Your assignment:
Retyping the records exactly is the whole task.

Material for this task:
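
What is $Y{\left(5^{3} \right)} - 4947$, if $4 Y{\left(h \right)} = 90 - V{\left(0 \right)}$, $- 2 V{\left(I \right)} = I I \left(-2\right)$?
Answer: $- \frac{9849}{2} \approx -4924.5$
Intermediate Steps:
$V{\left(I \right)} = I^{2}$ ($V{\left(I \right)} = - \frac{I I \left(-2\right)}{2} = - \frac{I^{2} \left(-2\right)}{2} = - \frac{\left(-2\right) I^{2}}{2} = I^{2}$)
$Y{\left(h \right)} = \frac{45}{2}$ ($Y{\left(h \right)} = \frac{90 - 0^{2}}{4} = \frac{90 - 0}{4} = \frac{90 + 0}{4} = \frac{1}{4} \cdot 90 = \frac{45}{2}$)
$Y{\left(5^{3} \right)} - 4947 = \frac{45}{2} - 4947 = - \frac{9849}{2}$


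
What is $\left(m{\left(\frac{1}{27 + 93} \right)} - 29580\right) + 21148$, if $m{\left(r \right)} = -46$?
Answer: $-8478$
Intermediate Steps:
$\left(m{\left(\frac{1}{27 + 93} \right)} - 29580\right) + 21148 = \left(-46 - 29580\right) + 21148 = -29626 + 21148 = -8478$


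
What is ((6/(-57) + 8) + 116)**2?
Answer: 5541316/361 ≈ 15350.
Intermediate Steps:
((6/(-57) + 8) + 116)**2 = ((6*(-1/57) + 8) + 116)**2 = ((-2/19 + 8) + 116)**2 = (150/19 + 116)**2 = (2354/19)**2 = 5541316/361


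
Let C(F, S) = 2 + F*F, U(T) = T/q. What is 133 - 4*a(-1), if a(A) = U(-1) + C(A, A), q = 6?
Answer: 365/3 ≈ 121.67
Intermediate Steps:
U(T) = T/6
C(F, S) = 2 + F²
a(A) = 11/6 + A² (a(A) = (⅙)*(-1) + (2 + A²) = -⅙ + (2 + A²) = 11/6 + A²)
133 - 4*a(-1) = 133 - 4*(11/6 + (-1)²) = 133 - 4*(11/6 + 1) = 133 - 4*17/6 = 133 - 34/3 = 365/3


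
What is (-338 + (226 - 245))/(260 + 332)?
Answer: -357/592 ≈ -0.60304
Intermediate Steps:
(-338 + (226 - 245))/(260 + 332) = (-338 - 19)/592 = -357*1/592 = -357/592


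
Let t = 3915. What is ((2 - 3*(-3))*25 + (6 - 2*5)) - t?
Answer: -3644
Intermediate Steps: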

Answer to this problem:
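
What is $Y{\left(5^{3} \right)} - 4947$, if $4 Y{\left(h \right)} = 90 - V{\left(0 \right)}$, $- 2 V{\left(I \right)} = I I \left(-2\right)$?
Answer: $- \frac{9849}{2} \approx -4924.5$
Intermediate Steps:
$V{\left(I \right)} = I^{2}$ ($V{\left(I \right)} = - \frac{I I \left(-2\right)}{2} = - \frac{I^{2} \left(-2\right)}{2} = - \frac{\left(-2\right) I^{2}}{2} = I^{2}$)
$Y{\left(h \right)} = \frac{45}{2}$ ($Y{\left(h \right)} = \frac{90 - 0^{2}}{4} = \frac{90 - 0}{4} = \frac{90 + 0}{4} = \frac{1}{4} \cdot 90 = \frac{45}{2}$)
$Y{\left(5^{3} \right)} - 4947 = \frac{45}{2} - 4947 = - \frac{9849}{2}$


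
What is $\left(m{\left(\frac{1}{27 + 93} \right)} - 29580\right) + 21148$, if $m{\left(r \right)} = -46$?
Answer: $-8478$
Intermediate Steps:
$\left(m{\left(\frac{1}{27 + 93} \right)} - 29580\right) + 21148 = \left(-46 - 29580\right) + 21148 = -29626 + 21148 = -8478$


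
What is ((6/(-57) + 8) + 116)**2?
Answer: 5541316/361 ≈ 15350.
Intermediate Steps:
((6/(-57) + 8) + 116)**2 = ((6*(-1/57) + 8) + 116)**2 = ((-2/19 + 8) + 116)**2 = (150/19 + 116)**2 = (2354/19)**2 = 5541316/361


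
Let C(F, S) = 2 + F*F, U(T) = T/q. What is 133 - 4*a(-1), if a(A) = U(-1) + C(A, A), q = 6?
Answer: 365/3 ≈ 121.67
Intermediate Steps:
U(T) = T/6
C(F, S) = 2 + F²
a(A) = 11/6 + A² (a(A) = (⅙)*(-1) + (2 + A²) = -⅙ + (2 + A²) = 11/6 + A²)
133 - 4*a(-1) = 133 - 4*(11/6 + (-1)²) = 133 - 4*(11/6 + 1) = 133 - 4*17/6 = 133 - 34/3 = 365/3


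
What is (-338 + (226 - 245))/(260 + 332)?
Answer: -357/592 ≈ -0.60304
Intermediate Steps:
(-338 + (226 - 245))/(260 + 332) = (-338 - 19)/592 = -357*1/592 = -357/592


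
Let t = 3915. What is ((2 - 3*(-3))*25 + (6 - 2*5)) - t?
Answer: -3644
Intermediate Steps: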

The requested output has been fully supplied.